Stored data entries
--- START ---
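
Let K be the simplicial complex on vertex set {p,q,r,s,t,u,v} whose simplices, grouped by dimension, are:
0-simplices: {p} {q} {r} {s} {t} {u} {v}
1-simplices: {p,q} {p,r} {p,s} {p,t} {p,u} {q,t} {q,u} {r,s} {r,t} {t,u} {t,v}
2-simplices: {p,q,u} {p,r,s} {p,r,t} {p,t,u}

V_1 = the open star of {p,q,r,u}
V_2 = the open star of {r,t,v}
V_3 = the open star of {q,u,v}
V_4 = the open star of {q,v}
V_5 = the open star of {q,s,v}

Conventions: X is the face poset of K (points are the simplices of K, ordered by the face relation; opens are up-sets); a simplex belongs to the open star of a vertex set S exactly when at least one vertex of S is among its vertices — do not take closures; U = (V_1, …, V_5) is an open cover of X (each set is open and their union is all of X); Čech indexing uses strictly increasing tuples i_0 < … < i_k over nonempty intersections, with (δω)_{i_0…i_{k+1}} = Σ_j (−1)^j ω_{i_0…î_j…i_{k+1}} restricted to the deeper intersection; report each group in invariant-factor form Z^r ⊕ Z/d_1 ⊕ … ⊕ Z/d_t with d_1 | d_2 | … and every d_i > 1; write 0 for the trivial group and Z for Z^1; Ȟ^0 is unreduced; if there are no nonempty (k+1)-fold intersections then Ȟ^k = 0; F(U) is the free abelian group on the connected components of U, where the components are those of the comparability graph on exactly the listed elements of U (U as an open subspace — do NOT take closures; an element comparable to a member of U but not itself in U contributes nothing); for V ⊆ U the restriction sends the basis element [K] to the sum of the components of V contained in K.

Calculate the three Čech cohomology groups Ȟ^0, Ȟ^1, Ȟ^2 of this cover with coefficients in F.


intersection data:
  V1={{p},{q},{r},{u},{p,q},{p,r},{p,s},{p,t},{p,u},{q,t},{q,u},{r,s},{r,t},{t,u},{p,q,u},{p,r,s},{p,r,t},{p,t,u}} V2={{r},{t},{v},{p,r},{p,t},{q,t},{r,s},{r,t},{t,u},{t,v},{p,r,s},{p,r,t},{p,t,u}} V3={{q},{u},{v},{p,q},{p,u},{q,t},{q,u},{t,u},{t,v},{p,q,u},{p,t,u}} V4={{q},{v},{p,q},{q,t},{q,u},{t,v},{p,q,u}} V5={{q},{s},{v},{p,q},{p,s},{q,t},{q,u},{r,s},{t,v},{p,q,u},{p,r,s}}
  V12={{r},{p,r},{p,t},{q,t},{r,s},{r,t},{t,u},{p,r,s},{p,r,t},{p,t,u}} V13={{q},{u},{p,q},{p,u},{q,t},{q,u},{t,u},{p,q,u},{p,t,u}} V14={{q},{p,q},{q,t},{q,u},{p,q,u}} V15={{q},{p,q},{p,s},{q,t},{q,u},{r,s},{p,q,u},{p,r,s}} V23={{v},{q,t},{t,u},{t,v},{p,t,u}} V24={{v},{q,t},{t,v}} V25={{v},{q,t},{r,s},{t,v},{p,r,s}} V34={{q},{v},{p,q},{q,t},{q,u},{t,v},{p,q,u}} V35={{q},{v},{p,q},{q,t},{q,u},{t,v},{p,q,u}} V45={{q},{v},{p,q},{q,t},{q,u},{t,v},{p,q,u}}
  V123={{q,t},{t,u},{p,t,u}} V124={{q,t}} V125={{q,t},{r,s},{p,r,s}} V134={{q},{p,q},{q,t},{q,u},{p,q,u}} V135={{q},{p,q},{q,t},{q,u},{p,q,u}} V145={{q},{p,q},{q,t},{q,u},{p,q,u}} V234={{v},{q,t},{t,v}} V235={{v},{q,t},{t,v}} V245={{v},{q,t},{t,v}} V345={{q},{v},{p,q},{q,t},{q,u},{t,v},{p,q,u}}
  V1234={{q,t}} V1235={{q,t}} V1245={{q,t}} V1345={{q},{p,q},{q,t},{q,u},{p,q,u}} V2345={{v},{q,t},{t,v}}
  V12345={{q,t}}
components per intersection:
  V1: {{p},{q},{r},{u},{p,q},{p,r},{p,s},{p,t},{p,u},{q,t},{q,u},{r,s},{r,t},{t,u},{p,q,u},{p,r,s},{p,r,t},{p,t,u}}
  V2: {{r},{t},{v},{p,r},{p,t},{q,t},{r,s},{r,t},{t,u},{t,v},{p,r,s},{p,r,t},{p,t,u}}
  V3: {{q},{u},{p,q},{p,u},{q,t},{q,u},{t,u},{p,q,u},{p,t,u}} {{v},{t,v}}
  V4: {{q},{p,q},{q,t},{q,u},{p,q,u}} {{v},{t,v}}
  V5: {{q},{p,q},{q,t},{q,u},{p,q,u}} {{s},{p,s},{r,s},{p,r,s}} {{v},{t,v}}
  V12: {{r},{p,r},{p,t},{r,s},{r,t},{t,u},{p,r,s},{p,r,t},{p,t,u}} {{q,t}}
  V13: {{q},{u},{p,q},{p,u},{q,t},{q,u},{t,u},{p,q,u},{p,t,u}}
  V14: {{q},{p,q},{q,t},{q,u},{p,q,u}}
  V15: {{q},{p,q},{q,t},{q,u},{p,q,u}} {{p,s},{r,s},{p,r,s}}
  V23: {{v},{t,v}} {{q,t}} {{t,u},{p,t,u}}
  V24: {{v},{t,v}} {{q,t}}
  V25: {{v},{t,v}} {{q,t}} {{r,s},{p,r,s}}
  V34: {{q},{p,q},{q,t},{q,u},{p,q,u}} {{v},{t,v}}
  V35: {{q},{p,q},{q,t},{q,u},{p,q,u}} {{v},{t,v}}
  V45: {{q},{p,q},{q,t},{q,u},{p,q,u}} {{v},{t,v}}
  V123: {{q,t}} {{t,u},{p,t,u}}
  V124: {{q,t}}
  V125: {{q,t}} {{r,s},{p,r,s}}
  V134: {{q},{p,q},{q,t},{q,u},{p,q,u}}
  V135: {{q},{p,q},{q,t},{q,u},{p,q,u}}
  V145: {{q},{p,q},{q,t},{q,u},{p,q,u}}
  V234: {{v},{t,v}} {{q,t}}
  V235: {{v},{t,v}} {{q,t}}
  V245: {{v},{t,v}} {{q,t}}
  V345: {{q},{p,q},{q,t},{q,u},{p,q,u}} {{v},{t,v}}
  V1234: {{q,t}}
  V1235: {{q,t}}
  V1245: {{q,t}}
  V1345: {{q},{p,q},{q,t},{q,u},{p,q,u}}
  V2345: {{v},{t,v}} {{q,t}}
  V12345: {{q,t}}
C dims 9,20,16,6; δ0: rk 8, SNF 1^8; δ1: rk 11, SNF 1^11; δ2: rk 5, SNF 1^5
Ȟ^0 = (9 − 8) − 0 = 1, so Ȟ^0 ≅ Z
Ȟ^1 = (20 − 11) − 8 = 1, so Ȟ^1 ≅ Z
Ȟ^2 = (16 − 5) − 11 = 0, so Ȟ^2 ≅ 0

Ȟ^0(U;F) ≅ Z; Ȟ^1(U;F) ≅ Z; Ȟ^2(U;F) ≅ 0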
--- END ---
Exercise requirements =
In the answer, the lines from the first line of the data above through the line containing "V_5 = the open" must appear exactly as written, with nothing else.

Your solution =
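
Let K be the simplicial complex on vertex set {p,q,r,s,t,u,v} whose simplices, grouped by dimension, are:
0-simplices: {p} {q} {r} {s} {t} {u} {v}
1-simplices: {p,q} {p,r} {p,s} {p,t} {p,u} {q,t} {q,u} {r,s} {r,t} {t,u} {t,v}
2-simplices: {p,q,u} {p,r,s} {p,r,t} {p,t,u}

V_1 = the open star of {p,q,r,u}
V_2 = the open star of {r,t,v}
V_3 = the open star of {q,u,v}
V_4 = the open star of {q,v}
V_5 = the open star of {q,s,v}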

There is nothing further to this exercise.